**EXERCISE DETAILS**
All of the data below should be returned exactly.

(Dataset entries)
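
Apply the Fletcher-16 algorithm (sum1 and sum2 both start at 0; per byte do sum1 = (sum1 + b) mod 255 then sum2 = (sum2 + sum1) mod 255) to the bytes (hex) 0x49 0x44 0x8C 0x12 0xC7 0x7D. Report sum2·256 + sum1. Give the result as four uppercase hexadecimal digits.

Running sums (mod 255):
  after byte 0 (0x49): sum1=73, sum2=73
  after byte 1 (0x44): sum1=141, sum2=214
  after byte 2 (0x8C): sum1=26, sum2=240
  after byte 3 (0x12): sum1=44, sum2=29
  after byte 4 (0xC7): sum1=243, sum2=17
  after byte 5 (0x7D): sum1=113, sum2=130
Checksum = sum2·256 + sum1 = 130·256 + 113 = 33393 = 0x8271.

8271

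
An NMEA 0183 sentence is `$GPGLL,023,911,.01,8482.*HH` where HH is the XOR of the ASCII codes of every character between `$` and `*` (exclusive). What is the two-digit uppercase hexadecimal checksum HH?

5F

XOR the ASCII codes of the payload characters:
  'G' = 0x47 → acc = 0x47
  'P' = 0x50 → acc = 0x17
  'G' = 0x47 → acc = 0x50
  'L' = 0x4C → acc = 0x1C
  'L' = 0x4C → acc = 0x50
  ',' = 0x2C → acc = 0x7C
  '0' = 0x30 → acc = 0x4C
  '2' = 0x32 → acc = 0x7E
  '3' = 0x33 → acc = 0x4D
  ',' = 0x2C → acc = 0x61
  '9' = 0x39 → acc = 0x58
  '1' = 0x31 → acc = 0x69
  '1' = 0x31 → acc = 0x58
  ',' = 0x2C → acc = 0x74
  '.' = 0x2E → acc = 0x5A
  '0' = 0x30 → acc = 0x6A
  '1' = 0x31 → acc = 0x5B
  ',' = 0x2C → acc = 0x77
  '8' = 0x38 → acc = 0x4F
  '4' = 0x34 → acc = 0x7B
  '8' = 0x38 → acc = 0x43
  '2' = 0x32 → acc = 0x71
  '.' = 0x2E → acc = 0x5F
Checksum = 0x5F.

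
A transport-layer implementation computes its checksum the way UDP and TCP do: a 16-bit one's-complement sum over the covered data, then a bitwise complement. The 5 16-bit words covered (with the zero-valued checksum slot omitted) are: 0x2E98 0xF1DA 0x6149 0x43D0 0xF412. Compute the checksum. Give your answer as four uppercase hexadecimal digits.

4660

One's-complement addition (fold any carry out of bit 15 back into bit 0):
  0x2E98 + 0xF1DA = 0x12072 → wrap carry → 0x2073
  0x2073 + 0x6149 = 0x081BC
  0x81BC + 0x43D0 = 0x0C58C
  0xC58C + 0xF412 = 0x1B99E → wrap carry → 0xB99F
One's-complement sum = 0xB99F.
Checksum = ~0xB99F & 0xFFFF = 0x4660.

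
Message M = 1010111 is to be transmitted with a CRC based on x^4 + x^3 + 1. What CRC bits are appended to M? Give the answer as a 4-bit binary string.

Append 4 zeros: 10101110000. Divide by 11001 (XOR where the leading bit is 1):
  pos 0: 10101 XOR 11001 = 01100
  pos 1: 11001 XOR 11001 = 00000
  pos 6: 10000 XOR 11001 = 01001
Remainder (last 4 bits) = 1001. This is the CRC / FCS.

1001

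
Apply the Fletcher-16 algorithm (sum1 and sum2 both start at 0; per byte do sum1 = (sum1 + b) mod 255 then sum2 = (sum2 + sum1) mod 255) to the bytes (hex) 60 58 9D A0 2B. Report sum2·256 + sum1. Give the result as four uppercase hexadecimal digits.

8822

Running sums (mod 255):
  after byte 0 (60): sum1=96, sum2=96
  after byte 1 (58): sum1=184, sum2=25
  after byte 2 (9D): sum1=86, sum2=111
  after byte 3 (A0): sum1=246, sum2=102
  after byte 4 (2B): sum1=34, sum2=136
Checksum = sum2·256 + sum1 = 136·256 + 34 = 34850 = 0x8822.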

**TASK RESULT**
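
Apply the Fletcher-16 algorithm (sum1 and sum2 both start at 0; per byte do sum1 = (sum1 + b) mod 255 then sum2 = (sum2 + sum1) mod 255) to the bytes (hex) 0x49 0x44 0x8C 0x12 0xC7 0x7D. Report sum2·256 + sum1. Give the result as four uppercase hexadecimal digits.

Running sums (mod 255):
  after byte 0 (0x49): sum1=73, sum2=73
  after byte 1 (0x44): sum1=141, sum2=214
  after byte 2 (0x8C): sum1=26, sum2=240
  after byte 3 (0x12): sum1=44, sum2=29
  after byte 4 (0xC7): sum1=243, sum2=17
  after byte 5 (0x7D): sum1=113, sum2=130
Checksum = sum2·256 + sum1 = 130·256 + 113 = 33393 = 0x8271.

8271

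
An NMEA 0183 sentence is `$GPGLL,023,911,.01,8482.*HH` where HH is the XOR of the ASCII codes of every character between `$` and `*` (exclusive). What is the two-digit uppercase hexadecimal checksum HH?

5F

XOR the ASCII codes of the payload characters:
  'G' = 0x47 → acc = 0x47
  'P' = 0x50 → acc = 0x17
  'G' = 0x47 → acc = 0x50
  'L' = 0x4C → acc = 0x1C
  'L' = 0x4C → acc = 0x50
  ',' = 0x2C → acc = 0x7C
  '0' = 0x30 → acc = 0x4C
  '2' = 0x32 → acc = 0x7E
  '3' = 0x33 → acc = 0x4D
  ',' = 0x2C → acc = 0x61
  '9' = 0x39 → acc = 0x58
  '1' = 0x31 → acc = 0x69
  '1' = 0x31 → acc = 0x58
  ',' = 0x2C → acc = 0x74
  '.' = 0x2E → acc = 0x5A
  '0' = 0x30 → acc = 0x6A
  '1' = 0x31 → acc = 0x5B
  ',' = 0x2C → acc = 0x77
  '8' = 0x38 → acc = 0x4F
  '4' = 0x34 → acc = 0x7B
  '8' = 0x38 → acc = 0x43
  '2' = 0x32 → acc = 0x71
  '.' = 0x2E → acc = 0x5F
Checksum = 0x5F.

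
A transport-layer implementation computes its checksum the way UDP and TCP do: a 16-bit one's-complement sum over the covered data, then a bitwise complement. The 5 16-bit words covered (with the zero-valued checksum slot omitted) are: 0x2E98 0xF1DA 0x6149 0x43D0 0xF412. Compute the checksum. Give your answer as four uppercase hexadecimal digits.

4660

One's-complement addition (fold any carry out of bit 15 back into bit 0):
  0x2E98 + 0xF1DA = 0x12072 → wrap carry → 0x2073
  0x2073 + 0x6149 = 0x081BC
  0x81BC + 0x43D0 = 0x0C58C
  0xC58C + 0xF412 = 0x1B99E → wrap carry → 0xB99F
One's-complement sum = 0xB99F.
Checksum = ~0xB99F & 0xFFFF = 0x4660.

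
Message M = 1010111 is to be transmitted with a CRC based on x^4 + x^3 + 1. What CRC bits are appended to M? Give the answer as a 4-bit binary string.

Append 4 zeros: 10101110000. Divide by 11001 (XOR where the leading bit is 1):
  pos 0: 10101 XOR 11001 = 01100
  pos 1: 11001 XOR 11001 = 00000
  pos 6: 10000 XOR 11001 = 01001
Remainder (last 4 bits) = 1001. This is the CRC / FCS.

1001

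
Apply the Fletcher-16 algorithm (sum1 and sum2 both start at 0; per byte do sum1 = (sum1 + b) mod 255 then sum2 = (sum2 + sum1) mod 255) to the bytes (hex) 60 58 9D A0 2B. Report sum2·256 + sum1. Give the result as four uppercase hexadecimal digits.

8822

Running sums (mod 255):
  after byte 0 (60): sum1=96, sum2=96
  after byte 1 (58): sum1=184, sum2=25
  after byte 2 (9D): sum1=86, sum2=111
  after byte 3 (A0): sum1=246, sum2=102
  after byte 4 (2B): sum1=34, sum2=136
Checksum = sum2·256 + sum1 = 136·256 + 34 = 34850 = 0x8822.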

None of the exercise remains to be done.